* [Records]:
================================

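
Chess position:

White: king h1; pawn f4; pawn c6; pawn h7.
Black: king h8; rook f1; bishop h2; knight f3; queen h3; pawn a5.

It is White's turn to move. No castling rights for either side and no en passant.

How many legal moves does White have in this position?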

================================

* [What to produce]: Please retype, without any change, the line containing "White: king h1; pawn f4; pawn c6; pawn h7." and every line after it to the end of the entries above, and only those.

* [Answer box]:
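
White: king h1; pawn f4; pawn c6; pawn h7.
Black: king h8; rook f1; bishop h2; knight f3; queen h3; pawn a5.

It is White's turn to move. No castling rights for either side and no en passant.

How many legal moves does White have in this position?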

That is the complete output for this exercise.